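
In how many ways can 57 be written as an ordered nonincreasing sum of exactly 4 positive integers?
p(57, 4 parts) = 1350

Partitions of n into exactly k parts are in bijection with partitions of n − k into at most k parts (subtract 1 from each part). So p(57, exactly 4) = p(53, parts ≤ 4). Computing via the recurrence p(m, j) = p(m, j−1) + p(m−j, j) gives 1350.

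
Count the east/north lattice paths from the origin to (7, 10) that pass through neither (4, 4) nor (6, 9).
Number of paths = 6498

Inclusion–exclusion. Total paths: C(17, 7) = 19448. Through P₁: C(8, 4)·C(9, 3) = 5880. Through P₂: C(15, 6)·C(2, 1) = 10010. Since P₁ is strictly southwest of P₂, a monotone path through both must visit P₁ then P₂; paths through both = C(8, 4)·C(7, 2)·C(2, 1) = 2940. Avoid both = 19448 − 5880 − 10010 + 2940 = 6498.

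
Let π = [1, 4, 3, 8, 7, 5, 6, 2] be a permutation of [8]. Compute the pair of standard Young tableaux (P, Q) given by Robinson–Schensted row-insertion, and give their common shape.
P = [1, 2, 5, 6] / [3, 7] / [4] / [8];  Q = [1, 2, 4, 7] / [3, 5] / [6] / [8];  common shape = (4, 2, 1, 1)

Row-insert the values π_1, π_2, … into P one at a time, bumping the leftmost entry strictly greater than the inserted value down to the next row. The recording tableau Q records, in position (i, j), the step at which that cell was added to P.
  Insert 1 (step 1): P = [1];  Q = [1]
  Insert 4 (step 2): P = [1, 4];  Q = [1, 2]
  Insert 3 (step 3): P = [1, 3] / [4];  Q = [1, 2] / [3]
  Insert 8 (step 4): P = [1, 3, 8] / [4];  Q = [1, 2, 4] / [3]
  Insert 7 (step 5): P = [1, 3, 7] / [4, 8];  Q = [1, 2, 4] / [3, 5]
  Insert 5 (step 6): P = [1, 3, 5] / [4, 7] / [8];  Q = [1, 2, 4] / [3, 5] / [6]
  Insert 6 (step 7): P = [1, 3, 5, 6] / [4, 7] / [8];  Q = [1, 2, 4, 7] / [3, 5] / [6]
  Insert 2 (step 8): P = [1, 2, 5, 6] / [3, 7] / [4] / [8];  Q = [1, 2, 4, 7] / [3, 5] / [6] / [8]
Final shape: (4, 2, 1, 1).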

----------------

## WORK TASK
All of the material should be written out again exactly.

## TASK SOLUTION
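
In how many ways can 57 be written as an ordered nonincreasing sum of exactly 4 positive integers?
p(57, 4 parts) = 1350

Partitions of n into exactly k parts are in bijection with partitions of n − k into at most k parts (subtract 1 from each part). So p(57, exactly 4) = p(53, parts ≤ 4). Computing via the recurrence p(m, j) = p(m, j−1) + p(m−j, j) gives 1350.

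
Count the east/north lattice paths from the origin to (7, 10) that pass through neither (4, 4) nor (6, 9).
Number of paths = 6498

Inclusion–exclusion. Total paths: C(17, 7) = 19448. Through P₁: C(8, 4)·C(9, 3) = 5880. Through P₂: C(15, 6)·C(2, 1) = 10010. Since P₁ is strictly southwest of P₂, a monotone path through both must visit P₁ then P₂; paths through both = C(8, 4)·C(7, 2)·C(2, 1) = 2940. Avoid both = 19448 − 5880 − 10010 + 2940 = 6498.

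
Let π = [1, 4, 3, 8, 7, 5, 6, 2] be a permutation of [8]. Compute the pair of standard Young tableaux (P, Q) given by Robinson–Schensted row-insertion, and give their common shape.
P = [1, 2, 5, 6] / [3, 7] / [4] / [8];  Q = [1, 2, 4, 7] / [3, 5] / [6] / [8];  common shape = (4, 2, 1, 1)

Row-insert the values π_1, π_2, … into P one at a time, bumping the leftmost entry strictly greater than the inserted value down to the next row. The recording tableau Q records, in position (i, j), the step at which that cell was added to P.
  Insert 1 (step 1): P = [1];  Q = [1]
  Insert 4 (step 2): P = [1, 4];  Q = [1, 2]
  Insert 3 (step 3): P = [1, 3] / [4];  Q = [1, 2] / [3]
  Insert 8 (step 4): P = [1, 3, 8] / [4];  Q = [1, 2, 4] / [3]
  Insert 7 (step 5): P = [1, 3, 7] / [4, 8];  Q = [1, 2, 4] / [3, 5]
  Insert 5 (step 6): P = [1, 3, 5] / [4, 7] / [8];  Q = [1, 2, 4] / [3, 5] / [6]
  Insert 6 (step 7): P = [1, 3, 5, 6] / [4, 7] / [8];  Q = [1, 2, 4, 7] / [3, 5] / [6]
  Insert 2 (step 8): P = [1, 2, 5, 6] / [3, 7] / [4] / [8];  Q = [1, 2, 4, 7] / [3, 5] / [6] / [8]
Final shape: (4, 2, 1, 1).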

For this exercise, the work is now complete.